Data in this exercise:
········
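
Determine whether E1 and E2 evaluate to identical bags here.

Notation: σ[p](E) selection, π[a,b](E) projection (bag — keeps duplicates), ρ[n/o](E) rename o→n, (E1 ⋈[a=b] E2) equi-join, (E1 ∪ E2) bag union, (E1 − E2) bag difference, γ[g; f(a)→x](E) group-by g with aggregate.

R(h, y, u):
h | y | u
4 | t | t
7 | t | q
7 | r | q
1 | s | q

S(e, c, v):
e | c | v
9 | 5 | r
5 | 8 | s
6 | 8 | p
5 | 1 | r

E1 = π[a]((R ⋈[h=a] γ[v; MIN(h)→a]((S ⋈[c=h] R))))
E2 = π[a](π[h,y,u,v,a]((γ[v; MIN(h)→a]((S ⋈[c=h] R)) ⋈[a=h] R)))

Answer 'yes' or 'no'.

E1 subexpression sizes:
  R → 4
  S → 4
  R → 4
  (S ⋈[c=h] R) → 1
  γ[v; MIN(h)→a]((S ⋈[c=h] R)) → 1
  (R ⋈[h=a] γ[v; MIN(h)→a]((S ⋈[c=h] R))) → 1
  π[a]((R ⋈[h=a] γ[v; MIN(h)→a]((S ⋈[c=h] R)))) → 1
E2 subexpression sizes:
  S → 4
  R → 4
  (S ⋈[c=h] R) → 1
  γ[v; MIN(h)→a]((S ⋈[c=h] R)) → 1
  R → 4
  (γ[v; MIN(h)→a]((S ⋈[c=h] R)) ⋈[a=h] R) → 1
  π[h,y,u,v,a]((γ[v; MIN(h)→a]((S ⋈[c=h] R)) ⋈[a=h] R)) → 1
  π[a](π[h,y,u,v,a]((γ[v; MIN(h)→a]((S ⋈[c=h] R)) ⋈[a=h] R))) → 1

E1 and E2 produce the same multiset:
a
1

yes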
········
About this exercise: Write out all of the records word for word.

Finished task:
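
Determine whether E1 and E2 evaluate to identical bags here.

Notation: σ[p](E) selection, π[a,b](E) projection (bag — keeps duplicates), ρ[n/o](E) rename o→n, (E1 ⋈[a=b] E2) equi-join, (E1 ∪ E2) bag union, (E1 − E2) bag difference, γ[g; f(a)→x](E) group-by g with aggregate.

R(h, y, u):
h | y | u
4 | t | t
7 | t | q
7 | r | q
1 | s | q

S(e, c, v):
e | c | v
9 | 5 | r
5 | 8 | s
6 | 8 | p
5 | 1 | r

E1 = π[a]((R ⋈[h=a] γ[v; MIN(h)→a]((S ⋈[c=h] R))))
E2 = π[a](π[h,y,u,v,a]((γ[v; MIN(h)→a]((S ⋈[c=h] R)) ⋈[a=h] R)))

Answer 'yes' or 'no'.

E1 subexpression sizes:
  R → 4
  S → 4
  R → 4
  (S ⋈[c=h] R) → 1
  γ[v; MIN(h)→a]((S ⋈[c=h] R)) → 1
  (R ⋈[h=a] γ[v; MIN(h)→a]((S ⋈[c=h] R))) → 1
  π[a]((R ⋈[h=a] γ[v; MIN(h)→a]((S ⋈[c=h] R)))) → 1
E2 subexpression sizes:
  S → 4
  R → 4
  (S ⋈[c=h] R) → 1
  γ[v; MIN(h)→a]((S ⋈[c=h] R)) → 1
  R → 4
  (γ[v; MIN(h)→a]((S ⋈[c=h] R)) ⋈[a=h] R) → 1
  π[h,y,u,v,a]((γ[v; MIN(h)→a]((S ⋈[c=h] R)) ⋈[a=h] R)) → 1
  π[a](π[h,y,u,v,a]((γ[v; MIN(h)→a]((S ⋈[c=h] R)) ⋈[a=h] R))) → 1

E1 and E2 produce the same multiset:
a
1

yes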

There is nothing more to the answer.